ABOUT THIS EXERCISE >>
What you produce should match the records exactly, line for line.

(Data excerpts)
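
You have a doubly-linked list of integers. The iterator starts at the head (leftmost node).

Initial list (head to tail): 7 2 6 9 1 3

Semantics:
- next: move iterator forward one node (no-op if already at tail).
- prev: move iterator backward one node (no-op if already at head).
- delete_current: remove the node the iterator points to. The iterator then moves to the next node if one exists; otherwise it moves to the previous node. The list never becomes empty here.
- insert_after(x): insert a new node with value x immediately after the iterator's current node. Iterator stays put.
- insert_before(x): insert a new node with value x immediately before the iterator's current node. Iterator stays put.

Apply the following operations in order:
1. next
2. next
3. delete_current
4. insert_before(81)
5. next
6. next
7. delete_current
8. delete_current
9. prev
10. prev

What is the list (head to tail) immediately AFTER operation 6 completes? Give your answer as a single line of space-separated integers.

After 1 (next): list=[7, 2, 6, 9, 1, 3] cursor@2
After 2 (next): list=[7, 2, 6, 9, 1, 3] cursor@6
After 3 (delete_current): list=[7, 2, 9, 1, 3] cursor@9
After 4 (insert_before(81)): list=[7, 2, 81, 9, 1, 3] cursor@9
After 5 (next): list=[7, 2, 81, 9, 1, 3] cursor@1
After 6 (next): list=[7, 2, 81, 9, 1, 3] cursor@3

Answer: 7 2 81 9 1 3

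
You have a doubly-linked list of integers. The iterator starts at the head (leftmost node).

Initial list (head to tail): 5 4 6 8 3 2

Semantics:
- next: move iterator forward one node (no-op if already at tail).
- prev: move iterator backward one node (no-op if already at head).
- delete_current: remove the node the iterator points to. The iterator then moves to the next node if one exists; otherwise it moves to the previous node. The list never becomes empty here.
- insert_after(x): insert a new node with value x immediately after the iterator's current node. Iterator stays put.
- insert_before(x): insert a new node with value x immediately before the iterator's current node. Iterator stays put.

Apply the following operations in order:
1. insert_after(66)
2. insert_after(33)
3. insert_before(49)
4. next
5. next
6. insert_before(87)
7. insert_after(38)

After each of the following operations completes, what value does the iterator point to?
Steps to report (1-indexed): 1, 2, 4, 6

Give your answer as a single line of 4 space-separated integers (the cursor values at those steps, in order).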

SOLUTION TO THIS TASK >>
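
You have a doubly-linked list of integers. The iterator starts at the head (leftmost node).

Initial list (head to tail): 7 2 6 9 1 3

Semantics:
- next: move iterator forward one node (no-op if already at tail).
- prev: move iterator backward one node (no-op if already at head).
- delete_current: remove the node the iterator points to. The iterator then moves to the next node if one exists; otherwise it moves to the previous node. The list never becomes empty here.
- insert_after(x): insert a new node with value x immediately after the iterator's current node. Iterator stays put.
- insert_before(x): insert a new node with value x immediately before the iterator's current node. Iterator stays put.

Apply the following operations in order:
1. next
2. next
3. delete_current
4. insert_before(81)
5. next
6. next
7. delete_current
8. delete_current
9. prev
10. prev

What is the list (head to tail) immediately AFTER operation 6 completes? Give your answer as a single line of space-separated integers.

After 1 (next): list=[7, 2, 6, 9, 1, 3] cursor@2
After 2 (next): list=[7, 2, 6, 9, 1, 3] cursor@6
After 3 (delete_current): list=[7, 2, 9, 1, 3] cursor@9
After 4 (insert_before(81)): list=[7, 2, 81, 9, 1, 3] cursor@9
After 5 (next): list=[7, 2, 81, 9, 1, 3] cursor@1
After 6 (next): list=[7, 2, 81, 9, 1, 3] cursor@3

Answer: 7 2 81 9 1 3

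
You have a doubly-linked list of integers. The iterator starts at the head (leftmost node).

Initial list (head to tail): 5 4 6 8 3 2

Semantics:
- next: move iterator forward one node (no-op if already at tail).
- prev: move iterator backward one node (no-op if already at head).
- delete_current: remove the node the iterator points to. The iterator then moves to the next node if one exists; otherwise it moves to the previous node. The list never becomes empty here.
- insert_after(x): insert a new node with value x immediately after the iterator's current node. Iterator stays put.
- insert_before(x): insert a new node with value x immediately before the iterator's current node. Iterator stays put.

Apply the following operations in order:
1. insert_after(66)
2. insert_after(33)
3. insert_before(49)
4. next
5. next
6. insert_before(87)
7. insert_after(38)

After each of the following operations completes, what value does the iterator point to?
Steps to report (1-indexed): 1, 2, 4, 6

Give your answer as a single line of 4 space-separated integers (the cursor values at those steps, in order).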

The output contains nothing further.